Entries taken from a collection:

§ §

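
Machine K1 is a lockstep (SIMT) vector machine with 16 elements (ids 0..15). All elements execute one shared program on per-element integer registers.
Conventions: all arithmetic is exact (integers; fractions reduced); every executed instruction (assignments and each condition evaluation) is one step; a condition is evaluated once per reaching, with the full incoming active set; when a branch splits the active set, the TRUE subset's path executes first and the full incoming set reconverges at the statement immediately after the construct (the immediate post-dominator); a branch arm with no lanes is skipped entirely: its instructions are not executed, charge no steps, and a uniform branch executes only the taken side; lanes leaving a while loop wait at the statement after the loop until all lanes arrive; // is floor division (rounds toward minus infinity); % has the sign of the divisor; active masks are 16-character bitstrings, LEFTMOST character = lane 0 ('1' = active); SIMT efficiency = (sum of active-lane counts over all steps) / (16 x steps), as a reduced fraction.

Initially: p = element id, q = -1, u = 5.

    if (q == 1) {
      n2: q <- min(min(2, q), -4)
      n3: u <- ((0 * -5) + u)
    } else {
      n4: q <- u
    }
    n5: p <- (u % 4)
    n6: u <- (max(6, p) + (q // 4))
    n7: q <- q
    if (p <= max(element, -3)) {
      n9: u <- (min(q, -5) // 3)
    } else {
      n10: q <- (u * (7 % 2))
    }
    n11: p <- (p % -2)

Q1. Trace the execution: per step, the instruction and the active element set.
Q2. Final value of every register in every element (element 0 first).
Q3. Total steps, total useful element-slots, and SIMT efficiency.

step 0: eval (q == 1)                1111111111111111
step 1: q <- u                       1111111111111111
step 2: p <- (u % 4)                 1111111111111111
step 3: u <- (max(6, p) + (q // 4))  1111111111111111
step 4: q <- q                       1111111111111111
step 5: eval (p <= max(element, -3)) 1111111111111111
step 6: u <- (min(q, -5) // 3)       0111111111111111
step 7: q <- (u * (7 % 2))           1000000000000000
step 8: p <- (p % -2)                1111111111111111

Answer: 9 steps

p: -1,-1,-1,-1,-1,-1,-1,-1,-1,-1,-1,-1,-1,-1,-1,-1
q: 7,5,5,5,5,5,5,5,5,5,5,5,5,5,5,5
u: 7,-2,-2,-2,-2,-2,-2,-2,-2,-2,-2,-2,-2,-2,-2,-2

steps = 9; useful = 128; efficiency = 128/144 = 8/9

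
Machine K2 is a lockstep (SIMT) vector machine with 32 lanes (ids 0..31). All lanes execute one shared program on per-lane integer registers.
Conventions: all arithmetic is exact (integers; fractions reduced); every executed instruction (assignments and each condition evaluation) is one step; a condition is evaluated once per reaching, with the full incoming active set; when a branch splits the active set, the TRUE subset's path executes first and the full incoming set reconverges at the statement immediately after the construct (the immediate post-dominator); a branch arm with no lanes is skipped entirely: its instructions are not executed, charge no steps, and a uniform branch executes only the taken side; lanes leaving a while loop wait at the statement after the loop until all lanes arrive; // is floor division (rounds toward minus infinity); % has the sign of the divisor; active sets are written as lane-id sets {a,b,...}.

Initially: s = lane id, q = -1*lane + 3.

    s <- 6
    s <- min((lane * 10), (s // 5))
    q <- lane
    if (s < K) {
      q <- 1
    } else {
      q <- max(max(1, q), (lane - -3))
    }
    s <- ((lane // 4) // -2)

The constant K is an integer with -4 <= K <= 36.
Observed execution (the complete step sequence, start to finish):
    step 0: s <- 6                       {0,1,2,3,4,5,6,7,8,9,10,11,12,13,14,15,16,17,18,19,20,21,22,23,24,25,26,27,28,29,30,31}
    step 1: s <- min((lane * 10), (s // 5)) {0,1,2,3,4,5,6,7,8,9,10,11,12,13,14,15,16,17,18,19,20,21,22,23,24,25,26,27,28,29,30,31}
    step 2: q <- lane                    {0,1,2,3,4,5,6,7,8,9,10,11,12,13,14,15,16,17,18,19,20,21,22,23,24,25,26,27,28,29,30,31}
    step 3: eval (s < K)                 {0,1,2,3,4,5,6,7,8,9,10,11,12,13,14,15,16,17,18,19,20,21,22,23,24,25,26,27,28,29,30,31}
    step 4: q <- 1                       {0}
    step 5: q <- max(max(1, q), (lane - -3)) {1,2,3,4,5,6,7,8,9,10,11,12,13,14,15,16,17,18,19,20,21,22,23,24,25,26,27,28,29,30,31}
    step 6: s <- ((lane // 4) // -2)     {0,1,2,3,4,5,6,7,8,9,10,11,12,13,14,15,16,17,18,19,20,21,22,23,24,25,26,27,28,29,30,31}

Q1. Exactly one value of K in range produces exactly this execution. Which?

Answer: K = 1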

§ §

**Problem description**
The only acceptable answer is a number: how many lines in the data above hold the word "program".

**Written response**
2